# What to work on:
Report, as a single number, how many lines of the records contain the word "North".

# Stored items:
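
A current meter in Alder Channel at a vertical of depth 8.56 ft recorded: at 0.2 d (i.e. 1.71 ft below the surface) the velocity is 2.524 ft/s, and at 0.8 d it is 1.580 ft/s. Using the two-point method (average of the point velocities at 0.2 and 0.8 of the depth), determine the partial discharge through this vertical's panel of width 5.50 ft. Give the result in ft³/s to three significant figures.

v̄ = (2.524 + 1.580) / 2 = 2.052 ft/s
q = v̄ × d × w = 2.052 × 8.56 × 5.50 = 96.61 ft³/s

96.6 ft³/s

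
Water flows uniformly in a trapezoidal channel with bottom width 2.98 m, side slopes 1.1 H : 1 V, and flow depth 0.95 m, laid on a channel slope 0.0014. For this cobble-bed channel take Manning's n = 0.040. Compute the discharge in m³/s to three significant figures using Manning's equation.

2.71 m³/s

A = (b + z·y)·y = (2.98 + 1.1×0.95)×0.95 = 3.824 m²
P = b + 2y√(1+z²) = 2.98 + 2×0.95×√(1+1.1²) = 5.805 m
R = A/P = 3.824/5.805 = 0.6588 m
Q = (1/n)·A·R^(2/3)·S^(1/2) = (1/0.040) × 3.824 × 0.6588^(2/3) × 0.0014^(1/2) = 2.708 m³/s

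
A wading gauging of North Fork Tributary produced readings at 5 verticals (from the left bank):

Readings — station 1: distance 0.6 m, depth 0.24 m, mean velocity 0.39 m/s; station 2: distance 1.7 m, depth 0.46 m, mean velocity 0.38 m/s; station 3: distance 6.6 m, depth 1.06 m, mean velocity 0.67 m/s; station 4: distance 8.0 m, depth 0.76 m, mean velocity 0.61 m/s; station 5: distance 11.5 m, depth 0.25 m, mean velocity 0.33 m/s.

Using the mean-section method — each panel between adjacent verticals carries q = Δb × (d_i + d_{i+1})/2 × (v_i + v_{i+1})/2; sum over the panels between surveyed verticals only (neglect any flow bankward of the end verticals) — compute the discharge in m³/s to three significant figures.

Panel 1-2: Δb = 1.1 m, d̄ = (0.24+0.46)/2 = 0.35, v̄ = (0.39+0.38)/2 = 0.385 → q = 1.1×0.35×0.385 = 0.1482 m³/s
Panel 2-3: Δb = 4.9 m, d̄ = (0.46+1.06)/2 = 0.76, v̄ = (0.38+0.67)/2 = 0.525 → q = 4.9×0.76×0.525 = 1.955 m³/s
Panel 3-4: Δb = 1.4 m, d̄ = (1.06+0.76)/2 = 0.91, v̄ = (0.67+0.61)/2 = 0.64 → q = 1.4×0.91×0.64 = 0.8154 m³/s
Panel 4-5: Δb = 3.5 m, d̄ = (0.76+0.25)/2 = 0.505, v̄ = (0.61+0.33)/2 = 0.47 → q = 3.5×0.505×0.47 = 0.8307 m³/s
Q = Σ q = 3.749 m³/s

3.75 m³/s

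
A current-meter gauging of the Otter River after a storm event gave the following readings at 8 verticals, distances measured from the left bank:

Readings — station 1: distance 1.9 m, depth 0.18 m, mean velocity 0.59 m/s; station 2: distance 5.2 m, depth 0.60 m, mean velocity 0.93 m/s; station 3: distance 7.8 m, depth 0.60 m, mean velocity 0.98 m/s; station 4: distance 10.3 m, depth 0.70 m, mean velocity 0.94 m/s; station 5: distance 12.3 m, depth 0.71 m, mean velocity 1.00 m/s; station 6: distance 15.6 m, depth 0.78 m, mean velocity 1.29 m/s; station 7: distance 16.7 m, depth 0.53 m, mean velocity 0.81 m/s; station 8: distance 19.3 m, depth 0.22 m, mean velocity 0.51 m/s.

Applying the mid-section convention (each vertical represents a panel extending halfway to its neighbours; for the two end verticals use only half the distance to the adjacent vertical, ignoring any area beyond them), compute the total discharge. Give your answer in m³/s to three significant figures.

w_1 = (5.2 − 1.9)/2 = 1.65 m; q_1 = 0.59 × 0.18 × 1.65 = 0.1752 m³/s
w_2 = (7.8 − 1.9)/2 = 2.95 m; q_2 = 0.93 × 0.60 × 2.95 = 1.646 m³/s
w_3 = (10.3 − 5.2)/2 = 2.55 m; q_3 = 0.98 × 0.60 × 2.55 = 1.499 m³/s
w_4 = (12.3 − 7.8)/2 = 2.25 m; q_4 = 0.94 × 0.70 × 2.25 = 1.481 m³/s
w_5 = (15.6 − 10.3)/2 = 2.65 m; q_5 = 1.00 × 0.71 × 2.65 = 1.882 m³/s
w_6 = (16.7 − 12.3)/2 = 2.2 m; q_6 = 1.29 × 0.78 × 2.2 = 2.214 m³/s
w_7 = (19.3 − 15.6)/2 = 1.85 m; q_7 = 0.81 × 0.53 × 1.85 = 0.7942 m³/s
w_8 = (19.3 − 16.7)/2 = 1.3 m; q_8 = 0.51 × 0.22 × 1.3 = 0.1459 m³/s
Q = Σ qᵢ = 9.836 m³/s

9.84 m³/s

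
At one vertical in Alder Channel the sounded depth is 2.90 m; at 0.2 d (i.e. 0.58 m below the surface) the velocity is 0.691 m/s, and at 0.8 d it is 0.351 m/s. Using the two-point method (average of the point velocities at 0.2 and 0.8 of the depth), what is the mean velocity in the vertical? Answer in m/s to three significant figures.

0.521 m/s

v̄ = (0.691 + 0.351) / 2 = 0.5210 m/s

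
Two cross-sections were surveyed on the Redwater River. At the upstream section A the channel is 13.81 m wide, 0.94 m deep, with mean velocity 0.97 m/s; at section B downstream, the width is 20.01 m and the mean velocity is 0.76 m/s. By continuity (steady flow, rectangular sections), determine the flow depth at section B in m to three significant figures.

Q = A₁V₁ = (13.81×0.94) × 0.97 = 12.59 m³/s
d₂ = Q/(b₂ V₂) = 12.59/(20.01×0.76) = 0.8280 m

0.828 m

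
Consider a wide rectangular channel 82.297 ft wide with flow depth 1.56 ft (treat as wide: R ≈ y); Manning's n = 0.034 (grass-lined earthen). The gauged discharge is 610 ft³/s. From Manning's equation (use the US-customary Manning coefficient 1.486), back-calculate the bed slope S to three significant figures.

0.00653

A = b·y = 82.297 × 1.56 = 128.4 ft²
Wide channel: R ≈ y = 1.56 ft
S = (Q·n / (1.486·A·R^(2/3)))² = (610×0.034 / (1.486×128.4×1.345))² = 0.006532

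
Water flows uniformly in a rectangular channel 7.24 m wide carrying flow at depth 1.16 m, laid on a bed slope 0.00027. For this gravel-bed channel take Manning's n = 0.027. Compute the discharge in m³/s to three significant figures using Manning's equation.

A = b·y = 7.24 × 1.16 = 8.398 m²
P = b + 2y = 7.24 + 2×1.16 = 9.560 m
R = A/P = 8.398/9.560 = 0.8785 m
Q = (1/n)·A·R^(2/3)·S^(1/2) = (1/0.027) × 8.398 × 0.8785^(2/3) × 0.00027^(1/2) = 4.688 m³/s

4.69 m³/s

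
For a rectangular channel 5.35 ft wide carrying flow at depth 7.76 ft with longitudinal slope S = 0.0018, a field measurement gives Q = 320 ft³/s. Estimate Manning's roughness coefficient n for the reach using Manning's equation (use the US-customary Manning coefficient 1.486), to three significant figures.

0.0129

A = b·y = 5.35 × 7.76 = 41.52 ft²
P = b + 2y = 5.35 + 2×7.76 = 20.87 ft
R = A/P = 41.52/20.87 = 1.989 ft
n = (1.486/Q)·A·R^(2/3)·S^(1/2) = (1.486/320) × 41.52 × 1.582 × 0.04243 = 0.01294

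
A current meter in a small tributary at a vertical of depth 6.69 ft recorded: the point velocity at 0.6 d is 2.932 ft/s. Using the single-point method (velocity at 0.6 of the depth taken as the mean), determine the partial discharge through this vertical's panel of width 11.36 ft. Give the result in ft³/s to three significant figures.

223 ft³/s

v̄ = v₀.₆ = 2.932 ft/s
q = v̄ × d × w = 2.932 × 6.69 × 11.36 = 222.8 ft³/s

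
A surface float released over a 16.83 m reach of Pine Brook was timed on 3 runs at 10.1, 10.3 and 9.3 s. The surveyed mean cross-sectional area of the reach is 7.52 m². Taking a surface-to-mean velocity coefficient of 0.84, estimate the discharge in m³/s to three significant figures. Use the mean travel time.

10.7 m³/s

t̄ = (10.1 + 10.3 + 9.3) / 3 = 9.9 s
v_surface = L / t̄ = 16.83 / 9.9 = 1.700 m/s
v_mean = 0.84 × 1.700 = 1.428 m/s
Q = A × v_mean = 7.52 × 1.428 = 10.74 m³/s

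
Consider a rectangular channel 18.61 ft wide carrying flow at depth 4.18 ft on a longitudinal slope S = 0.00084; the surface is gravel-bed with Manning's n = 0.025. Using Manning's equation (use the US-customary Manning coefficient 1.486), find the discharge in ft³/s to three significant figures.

A = b·y = 18.61 × 4.18 = 77.79 ft²
P = b + 2y = 18.61 + 2×4.18 = 26.97 ft
R = A/P = 77.79/26.97 = 2.884 ft
Q = (1.486/n)·A·R^(2/3)·S^(1/2) = (1.486/0.025) × 77.79 × 2.884^(2/3) × 0.00084^(1/2) = 271.5 ft³/s

272 ft³/s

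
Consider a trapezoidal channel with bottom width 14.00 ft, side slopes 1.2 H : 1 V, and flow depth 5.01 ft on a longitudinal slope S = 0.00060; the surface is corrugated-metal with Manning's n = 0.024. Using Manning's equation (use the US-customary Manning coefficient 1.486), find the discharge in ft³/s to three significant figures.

343 ft³/s

A = (b + z·y)·y = (14.00 + 1.2×5.01)×5.01 = 100.3 ft²
P = b + 2y√(1+z²) = 14.00 + 2×5.01×√(1+1.2²) = 29.65 ft
R = A/P = 100.3/29.65 = 3.381 ft
Q = (1.486/n)·A·R^(2/3)·S^(1/2) = (1.486/0.024) × 100.3 × 3.381^(2/3) × 0.00060^(1/2) = 342.6 ft³/s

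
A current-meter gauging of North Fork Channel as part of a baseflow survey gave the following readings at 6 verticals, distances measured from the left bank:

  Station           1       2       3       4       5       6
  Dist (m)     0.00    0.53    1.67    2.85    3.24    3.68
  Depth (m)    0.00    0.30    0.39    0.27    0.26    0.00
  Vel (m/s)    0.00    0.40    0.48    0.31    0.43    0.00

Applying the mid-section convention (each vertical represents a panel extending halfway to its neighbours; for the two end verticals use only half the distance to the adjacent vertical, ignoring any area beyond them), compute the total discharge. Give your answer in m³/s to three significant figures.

0.429 m³/s

w_2 = (1.67 − 0.00)/2 = 0.835 m; q_2 = 0.40 × 0.30 × 0.835 = 0.1002 m³/s
w_3 = (2.85 − 0.53)/2 = 1.16 m; q_3 = 0.48 × 0.39 × 1.16 = 0.2172 m³/s
w_4 = (3.24 − 1.67)/2 = 0.785 m; q_4 = 0.31 × 0.27 × 0.785 = 0.06570 m³/s
w_5 = (3.68 − 2.85)/2 = 0.415 m; q_5 = 0.43 × 0.26 × 0.415 = 0.04640 m³/s
Stations 1, 6 contribute zero (depth or velocity is 0).
Q = Σ qᵢ = 0.4295 m³/s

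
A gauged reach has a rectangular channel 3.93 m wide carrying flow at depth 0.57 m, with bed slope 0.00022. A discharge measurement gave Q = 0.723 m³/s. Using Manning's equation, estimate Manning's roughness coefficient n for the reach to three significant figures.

0.0267

A = b·y = 3.93 × 0.57 = 2.240 m²
P = b + 2y = 3.93 + 2×0.57 = 5.070 m
R = A/P = 2.240/5.070 = 0.4418 m
n = (1/Q)·A·R^(2/3)·S^(1/2) = (1/0.723) × 2.240 × 0.5801 × 0.01483 = 0.02666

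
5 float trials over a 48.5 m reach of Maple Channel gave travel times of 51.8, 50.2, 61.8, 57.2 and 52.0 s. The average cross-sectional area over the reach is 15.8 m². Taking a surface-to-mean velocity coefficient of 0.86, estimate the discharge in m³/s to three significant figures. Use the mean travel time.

t̄ = (51.8 + 50.2 + 61.8 + 57.2 + 52.0) / 5 = 54.6 s
v_surface = L / t̄ = 48.5 / 54.6 = 0.8883 m/s
v_mean = 0.86 × 0.8883 = 0.7639 m/s
Q = A × v_mean = 15.8 × 0.7639 = 12.07 m³/s

12.1 m³/s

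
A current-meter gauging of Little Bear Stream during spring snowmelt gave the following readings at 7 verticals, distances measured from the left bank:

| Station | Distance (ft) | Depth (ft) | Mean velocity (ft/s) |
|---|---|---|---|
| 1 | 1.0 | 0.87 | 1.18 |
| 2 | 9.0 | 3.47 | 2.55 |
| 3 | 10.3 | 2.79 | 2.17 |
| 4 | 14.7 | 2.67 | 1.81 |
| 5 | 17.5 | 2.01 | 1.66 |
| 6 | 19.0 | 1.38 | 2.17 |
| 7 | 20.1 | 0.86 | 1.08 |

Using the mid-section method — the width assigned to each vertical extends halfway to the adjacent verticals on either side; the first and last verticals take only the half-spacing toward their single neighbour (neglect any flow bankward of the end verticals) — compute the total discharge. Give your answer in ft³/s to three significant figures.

w_1 = (9.0 − 1.0)/2 = 4 ft; q_1 = 1.18 × 0.87 × 4 = 4.106 ft³/s
w_2 = (10.3 − 1.0)/2 = 4.65 ft; q_2 = 2.55 × 3.47 × 4.65 = 41.15 ft³/s
w_3 = (14.7 − 9.0)/2 = 2.85 ft; q_3 = 2.17 × 2.79 × 2.85 = 17.25 ft³/s
w_4 = (17.5 − 10.3)/2 = 3.6 ft; q_4 = 1.81 × 2.67 × 3.6 = 17.40 ft³/s
w_5 = (19.0 − 14.7)/2 = 2.15 ft; q_5 = 1.66 × 2.01 × 2.15 = 7.174 ft³/s
w_6 = (20.1 − 17.5)/2 = 1.3 ft; q_6 = 2.17 × 1.38 × 1.3 = 3.893 ft³/s
w_7 = (20.1 − 19.0)/2 = 0.55 ft; q_7 = 1.08 × 0.86 × 0.55 = 0.5108 ft³/s
Q = Σ qᵢ = 91.48 ft³/s

91.5 ft³/s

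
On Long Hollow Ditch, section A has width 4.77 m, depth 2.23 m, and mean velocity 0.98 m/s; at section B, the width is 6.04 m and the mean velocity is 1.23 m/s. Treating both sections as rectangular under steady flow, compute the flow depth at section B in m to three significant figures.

Q = A₁V₁ = (4.77×2.23) × 0.98 = 10.42 m³/s
d₂ = Q/(b₂ V₂) = 10.42/(6.04×1.23) = 1.403 m

1.40 m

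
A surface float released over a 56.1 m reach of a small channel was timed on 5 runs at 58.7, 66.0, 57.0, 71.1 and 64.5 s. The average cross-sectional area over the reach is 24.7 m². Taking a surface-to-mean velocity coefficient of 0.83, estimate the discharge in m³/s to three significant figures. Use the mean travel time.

t̄ = (58.7 + 66.0 + 57.0 + 71.1 + 64.5) / 5 = 63.46 s
v_surface = L / t̄ = 56.1 / 63.46 = 0.8840 m/s
v_mean = 0.83 × 0.8840 = 0.7337 m/s
Q = A × v_mean = 24.7 × 0.7337 = 18.12 m³/s

18.1 m³/s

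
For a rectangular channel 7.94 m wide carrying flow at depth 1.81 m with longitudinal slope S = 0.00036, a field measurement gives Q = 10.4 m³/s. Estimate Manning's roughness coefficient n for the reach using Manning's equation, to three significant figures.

0.0303

A = b·y = 7.94 × 1.81 = 14.37 m²
P = b + 2y = 7.94 + 2×1.81 = 11.56 m
R = A/P = 14.37/11.56 = 1.243 m
n = (1/Q)·A·R^(2/3)·S^(1/2) = (1/10.4) × 14.37 × 1.156 × 0.01897 = 0.03031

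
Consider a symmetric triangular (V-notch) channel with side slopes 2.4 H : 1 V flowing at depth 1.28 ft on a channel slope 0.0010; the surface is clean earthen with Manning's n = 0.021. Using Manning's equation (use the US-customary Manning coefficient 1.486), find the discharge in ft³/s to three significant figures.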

# Answer below:
2